- EXERCISE REQUIREMENTS
Look through the records below for the line with "- loop forward". Return that line and each one after it up to and including the line with "F5(s) = 3/(2*s^2 - 3*s + 4)", exactly.

[DATA EXCERPTS — start]

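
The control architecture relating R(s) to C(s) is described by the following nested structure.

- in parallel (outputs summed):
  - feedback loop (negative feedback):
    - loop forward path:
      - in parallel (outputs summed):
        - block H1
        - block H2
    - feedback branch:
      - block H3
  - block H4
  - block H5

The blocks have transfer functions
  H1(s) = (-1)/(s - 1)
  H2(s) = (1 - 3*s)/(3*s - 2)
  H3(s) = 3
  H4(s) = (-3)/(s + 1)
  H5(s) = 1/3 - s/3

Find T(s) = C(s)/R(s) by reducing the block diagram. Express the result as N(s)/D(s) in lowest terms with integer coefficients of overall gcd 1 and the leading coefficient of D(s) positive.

[1] sum the parallel branches H1, H2; result (-3*s^2 + s + 1)/(3*s^2 - 5*s + 2)
[2] reduce the feedback loop with forward (H1+H2) and return H3; result (3*s^2 - s - 1)/(6*s^2 + 2*s - 5)
[3] parallel reduction of [(H1+H2)/(1+(H1+H2)*H3)], H4, H5, which is the overall transfer function T(s) = C(s)/R(s) in lowest terms

Therefore the answer is (-6*s^4 + 7*s^3 - 37*s^2 - 22*s + 37)/(18*s^3 + 24*s^2 - 9*s - 15).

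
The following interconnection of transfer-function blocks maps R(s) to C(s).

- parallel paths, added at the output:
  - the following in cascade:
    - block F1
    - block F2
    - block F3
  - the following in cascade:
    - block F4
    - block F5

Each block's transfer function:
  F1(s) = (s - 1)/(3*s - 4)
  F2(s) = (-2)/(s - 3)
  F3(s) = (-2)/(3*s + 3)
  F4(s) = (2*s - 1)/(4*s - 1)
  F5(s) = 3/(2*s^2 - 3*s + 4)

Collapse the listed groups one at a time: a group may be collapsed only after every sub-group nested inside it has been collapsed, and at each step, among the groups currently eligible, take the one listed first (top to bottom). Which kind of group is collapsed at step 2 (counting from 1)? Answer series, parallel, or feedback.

Reducing step by step:

Step 1 - series reduction of F1, F2, F3
Step 2 - multiply F4, F5 (series)
Step 3 - sum the parallel branches (F1*F2*F3), (F4*F5)
The group at step 2 is a series group.

Answer: series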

[DATA EXCERPTS — finish]

- COMPLETED EXERCISE
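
    - loop forward path:
      - in parallel (outputs summed):
        - block H1
        - block H2
    - feedback branch:
      - block H3
  - block H4
  - block H5

The blocks have transfer functions
  H1(s) = (-1)/(s - 1)
  H2(s) = (1 - 3*s)/(3*s - 2)
  H3(s) = 3
  H4(s) = (-3)/(s + 1)
  H5(s) = 1/3 - s/3

Find T(s) = C(s)/R(s) by reducing the block diagram. Express the result as N(s)/D(s) in lowest terms with integer coefficients of overall gcd 1 and the leading coefficient of D(s) positive.

[1] sum the parallel branches H1, H2; result (-3*s^2 + s + 1)/(3*s^2 - 5*s + 2)
[2] reduce the feedback loop with forward (H1+H2) and return H3; result (3*s^2 - s - 1)/(6*s^2 + 2*s - 5)
[3] parallel reduction of [(H1+H2)/(1+(H1+H2)*H3)], H4, H5, which is the overall transfer function T(s) = C(s)/R(s) in lowest terms

Therefore the answer is (-6*s^4 + 7*s^3 - 37*s^2 - 22*s + 37)/(18*s^3 + 24*s^2 - 9*s - 15).

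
The following interconnection of transfer-function blocks maps R(s) to C(s).

- parallel paths, added at the output:
  - the following in cascade:
    - block F1
    - block F2
    - block F3
  - the following in cascade:
    - block F4
    - block F5

Each block's transfer function:
  F1(s) = (s - 1)/(3*s - 4)
  F2(s) = (-2)/(s - 3)
  F3(s) = (-2)/(3*s + 3)
  F4(s) = (2*s - 1)/(4*s - 1)
  F5(s) = 3/(2*s^2 - 3*s + 4)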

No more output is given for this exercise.